• [WHAT YOU NEED TO DO] Reproduce exactly the lines from the line containing "Trace quicksort on" through the end of the records below, including both ends, and nothing else.

[INFORMATION GIVEN Boundary: Start]

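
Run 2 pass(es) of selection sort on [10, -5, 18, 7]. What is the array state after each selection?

Pass 1: Select minimum -5 at index 1, swap -> [-5, 10, 18, 7]
Pass 2: Select minimum 7 at index 3, swap -> [-5, 7, 18, 10]


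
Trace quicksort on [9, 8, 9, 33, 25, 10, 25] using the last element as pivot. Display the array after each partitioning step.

Partition 1: pivot=25 at index 5 -> [9, 8, 9, 25, 10, 25, 33]
Partition 2: pivot=10 at index 3 -> [9, 8, 9, 10, 25, 25, 33]
Partition 3: pivot=9 at index 2 -> [9, 8, 9, 10, 25, 25, 33]
Partition 4: pivot=8 at index 0 -> [8, 9, 9, 10, 25, 25, 33]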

[INFORMATION GIVEN Boundary: End]

• [THE ANSWER]
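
Trace quicksort on [9, 8, 9, 33, 25, 10, 25] using the last element as pivot. Display the array after each partitioning step.

Partition 1: pivot=25 at index 5 -> [9, 8, 9, 25, 10, 25, 33]
Partition 2: pivot=10 at index 3 -> [9, 8, 9, 10, 25, 25, 33]
Partition 3: pivot=9 at index 2 -> [9, 8, 9, 10, 25, 25, 33]
Partition 4: pivot=8 at index 0 -> [8, 9, 9, 10, 25, 25, 33]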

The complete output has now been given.